Source records:

Start of Block

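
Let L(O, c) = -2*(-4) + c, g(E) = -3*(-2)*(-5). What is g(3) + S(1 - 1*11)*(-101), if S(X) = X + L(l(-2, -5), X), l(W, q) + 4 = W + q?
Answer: 1182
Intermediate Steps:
g(E) = -30 (g(E) = 6*(-5) = -30)
l(W, q) = -4 + W + q (l(W, q) = -4 + (W + q) = -4 + W + q)
L(O, c) = 8 + c
S(X) = 8 + 2*X (S(X) = X + (8 + X) = 8 + 2*X)
g(3) + S(1 - 1*11)*(-101) = -30 + (8 + 2*(1 - 1*11))*(-101) = -30 + (8 + 2*(1 - 11))*(-101) = -30 + (8 + 2*(-10))*(-101) = -30 + (8 - 20)*(-101) = -30 - 12*(-101) = -30 + 1212 = 1182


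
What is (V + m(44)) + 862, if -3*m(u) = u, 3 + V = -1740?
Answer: -2687/3 ≈ -895.67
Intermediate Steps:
V = -1743 (V = -3 - 1740 = -1743)
m(u) = -u/3
(V + m(44)) + 862 = (-1743 - ⅓*44) + 862 = (-1743 - 44/3) + 862 = -5273/3 + 862 = -2687/3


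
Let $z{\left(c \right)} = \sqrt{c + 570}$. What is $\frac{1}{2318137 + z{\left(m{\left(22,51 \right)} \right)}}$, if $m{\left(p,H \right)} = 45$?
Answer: $\frac{2318137}{5373759150154} - \frac{\sqrt{615}}{5373759150154} \approx 4.3138 \cdot 10^{-7}$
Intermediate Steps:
$z{\left(c \right)} = \sqrt{570 + c}$
$\frac{1}{2318137 + z{\left(m{\left(22,51 \right)} \right)}} = \frac{1}{2318137 + \sqrt{570 + 45}} = \frac{1}{2318137 + \sqrt{615}}$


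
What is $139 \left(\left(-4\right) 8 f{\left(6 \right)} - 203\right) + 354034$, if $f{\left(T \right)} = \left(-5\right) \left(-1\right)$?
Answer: $303577$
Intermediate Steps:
$f{\left(T \right)} = 5$
$139 \left(\left(-4\right) 8 f{\left(6 \right)} - 203\right) + 354034 = 139 \left(\left(-4\right) 8 \cdot 5 - 203\right) + 354034 = 139 \left(\left(-32\right) 5 - 203\right) + 354034 = 139 \left(-160 - 203\right) + 354034 = 139 \left(-363\right) + 354034 = -50457 + 354034 = 303577$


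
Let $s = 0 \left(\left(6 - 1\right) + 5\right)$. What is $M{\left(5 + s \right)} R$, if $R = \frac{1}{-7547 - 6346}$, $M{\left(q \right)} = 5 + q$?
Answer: $- \frac{10}{13893} \approx -0.00071979$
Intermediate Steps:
$s = 0$ ($s = 0 \left(5 + 5\right) = 0 \cdot 10 = 0$)
$R = - \frac{1}{13893}$ ($R = \frac{1}{-13893} = - \frac{1}{13893} \approx -7.1979 \cdot 10^{-5}$)
$M{\left(5 + s \right)} R = \left(5 + \left(5 + 0\right)\right) \left(- \frac{1}{13893}\right) = \left(5 + 5\right) \left(- \frac{1}{13893}\right) = 10 \left(- \frac{1}{13893}\right) = - \frac{10}{13893}$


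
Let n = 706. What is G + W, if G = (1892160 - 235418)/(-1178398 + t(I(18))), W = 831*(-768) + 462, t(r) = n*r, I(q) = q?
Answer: -371707895741/582845 ≈ -6.3775e+5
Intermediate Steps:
t(r) = 706*r
W = -637746 (W = -638208 + 462 = -637746)
G = -828371/582845 (G = (1892160 - 235418)/(-1178398 + 706*18) = 1656742/(-1178398 + 12708) = 1656742/(-1165690) = 1656742*(-1/1165690) = -828371/582845 ≈ -1.4213)
G + W = -828371/582845 - 637746 = -371707895741/582845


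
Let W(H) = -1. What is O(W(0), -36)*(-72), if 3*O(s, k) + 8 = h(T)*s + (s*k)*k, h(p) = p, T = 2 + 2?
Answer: 31392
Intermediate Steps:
T = 4
O(s, k) = -8/3 + 4*s/3 + s*k²/3 (O(s, k) = -8/3 + (4*s + (s*k)*k)/3 = -8/3 + (4*s + (k*s)*k)/3 = -8/3 + (4*s + s*k²)/3 = -8/3 + (4*s/3 + s*k²/3) = -8/3 + 4*s/3 + s*k²/3)
O(W(0), -36)*(-72) = (-8/3 + (4/3)*(-1) + (⅓)*(-1)*(-36)²)*(-72) = (-8/3 - 4/3 + (⅓)*(-1)*1296)*(-72) = (-8/3 - 4/3 - 432)*(-72) = -436*(-72) = 31392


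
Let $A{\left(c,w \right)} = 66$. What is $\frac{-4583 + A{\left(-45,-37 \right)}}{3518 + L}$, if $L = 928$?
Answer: $- \frac{4517}{4446} \approx -1.016$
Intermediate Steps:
$\frac{-4583 + A{\left(-45,-37 \right)}}{3518 + L} = \frac{-4583 + 66}{3518 + 928} = - \frac{4517}{4446}$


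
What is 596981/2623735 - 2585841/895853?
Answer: -6249754316342/2350480870955 ≈ -2.6589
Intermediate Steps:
596981/2623735 - 2585841/895853 = -6249754316342/2350480870955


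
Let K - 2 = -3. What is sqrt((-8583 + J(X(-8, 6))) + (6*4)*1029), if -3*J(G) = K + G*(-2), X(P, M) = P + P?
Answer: 2*sqrt(36231)/3 ≈ 126.90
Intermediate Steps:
X(P, M) = 2*P
K = -1 (K = 2 - 3 = -1)
J(G) = 1/3 + 2*G/3 (J(G) = -(-1 + G*(-2))/3 = -(-1 - 2*G)/3 = 1/3 + 2*G/3)
sqrt((-8583 + J(X(-8, 6))) + (6*4)*1029) = sqrt((-8583 + (1/3 + 2*(2*(-8))/3)) + (6*4)*1029) = sqrt((-8583 + (1/3 + (2/3)*(-16))) + 24*1029) = sqrt((-8583 + (1/3 - 32/3)) + 24696) = sqrt((-8583 - 31/3) + 24696) = sqrt(-25780/3 + 24696) = sqrt(48308/3) = 2*sqrt(36231)/3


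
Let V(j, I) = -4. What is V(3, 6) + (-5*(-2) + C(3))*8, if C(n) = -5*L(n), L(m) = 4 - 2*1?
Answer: -4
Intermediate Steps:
L(m) = 2 (L(m) = 4 - 2 = 2)
C(n) = -10 (C(n) = -5*2 = -10)
V(3, 6) + (-5*(-2) + C(3))*8 = -4 + (-5*(-2) - 10)*8 = -4 + (10 - 10)*8 = -4 + 0*8 = -4 + 0 = -4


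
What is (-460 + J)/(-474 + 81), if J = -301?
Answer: 761/393 ≈ 1.9364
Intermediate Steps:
(-460 + J)/(-474 + 81) = (-460 - 301)/(-474 + 81) = -761/(-393) = -761*(-1/393) = 761/393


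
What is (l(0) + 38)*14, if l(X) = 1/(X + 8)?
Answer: 2135/4 ≈ 533.75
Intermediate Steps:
l(X) = 1/(8 + X)
(l(0) + 38)*14 = (1/(8 + 0) + 38)*14 = (1/8 + 38)*14 = (⅛ + 38)*14 = (305/8)*14 = 2135/4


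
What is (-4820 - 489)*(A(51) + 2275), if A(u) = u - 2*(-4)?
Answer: -12391206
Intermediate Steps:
A(u) = 8 + u (A(u) = u + 8 = 8 + u)
(-4820 - 489)*(A(51) + 2275) = (-4820 - 489)*((8 + 51) + 2275) = -5309*(59 + 2275) = -5309*2334 = -12391206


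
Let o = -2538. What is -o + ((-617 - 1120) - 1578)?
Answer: -777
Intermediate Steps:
-o + ((-617 - 1120) - 1578) = -1*(-2538) + ((-617 - 1120) - 1578) = 2538 + (-1737 - 1578) = 2538 - 3315 = -777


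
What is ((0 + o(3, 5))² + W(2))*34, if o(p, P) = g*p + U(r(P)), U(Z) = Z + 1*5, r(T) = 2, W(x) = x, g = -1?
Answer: 612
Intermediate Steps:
U(Z) = 5 + Z (U(Z) = Z + 5 = 5 + Z)
o(p, P) = 7 - p (o(p, P) = -p + (5 + 2) = -p + 7 = 7 - p)
((0 + o(3, 5))² + W(2))*34 = ((0 + (7 - 1*3))² + 2)*34 = ((0 + (7 - 3))² + 2)*34 = ((0 + 4)² + 2)*34 = (4² + 2)*34 = (16 + 2)*34 = 18*34 = 612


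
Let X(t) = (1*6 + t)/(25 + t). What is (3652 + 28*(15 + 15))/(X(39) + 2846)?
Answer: 287488/182189 ≈ 1.5780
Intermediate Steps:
X(t) = (6 + t)/(25 + t)
(3652 + 28*(15 + 15))/(X(39) + 2846) = (3652 + 28*(15 + 15))/((6 + 39)/(25 + 39) + 2846) = (3652 + 28*30)/(45/64 + 2846) = (3652 + 840)/((1/64)*45 + 2846) = 4492/(45/64 + 2846) = 4492/(182189/64) = 4492*(64/182189) = 287488/182189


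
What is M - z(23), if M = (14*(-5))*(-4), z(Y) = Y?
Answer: 257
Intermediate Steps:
M = 280 (M = -70*(-4) = 280)
M - z(23) = 280 - 1*23 = 280 - 23 = 257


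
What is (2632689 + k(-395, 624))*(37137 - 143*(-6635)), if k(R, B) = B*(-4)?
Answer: 2593217746806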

End of Block

Work required: All lines from the one that contains "Answer: 612" to the last line above must be given again exactly, with both included and nothing added.

Response:
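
Answer: 612
Intermediate Steps:
U(Z) = 5 + Z (U(Z) = Z + 5 = 5 + Z)
o(p, P) = 7 - p (o(p, P) = -p + (5 + 2) = -p + 7 = 7 - p)
((0 + o(3, 5))² + W(2))*34 = ((0 + (7 - 1*3))² + 2)*34 = ((0 + (7 - 3))² + 2)*34 = ((0 + 4)² + 2)*34 = (4² + 2)*34 = (16 + 2)*34 = 18*34 = 612


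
Let X(t) = (1*6 + t)/(25 + t). What is (3652 + 28*(15 + 15))/(X(39) + 2846)?
Answer: 287488/182189 ≈ 1.5780
Intermediate Steps:
X(t) = (6 + t)/(25 + t)
(3652 + 28*(15 + 15))/(X(39) + 2846) = (3652 + 28*(15 + 15))/((6 + 39)/(25 + 39) + 2846) = (3652 + 28*30)/(45/64 + 2846) = (3652 + 840)/((1/64)*45 + 2846) = 4492/(45/64 + 2846) = 4492/(182189/64) = 4492*(64/182189) = 287488/182189


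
What is M - z(23), if M = (14*(-5))*(-4), z(Y) = Y?
Answer: 257
Intermediate Steps:
M = 280 (M = -70*(-4) = 280)
M - z(23) = 280 - 1*23 = 280 - 23 = 257


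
What is (2632689 + k(-395, 624))*(37137 - 143*(-6635)), if k(R, B) = B*(-4)?
Answer: 2593217746806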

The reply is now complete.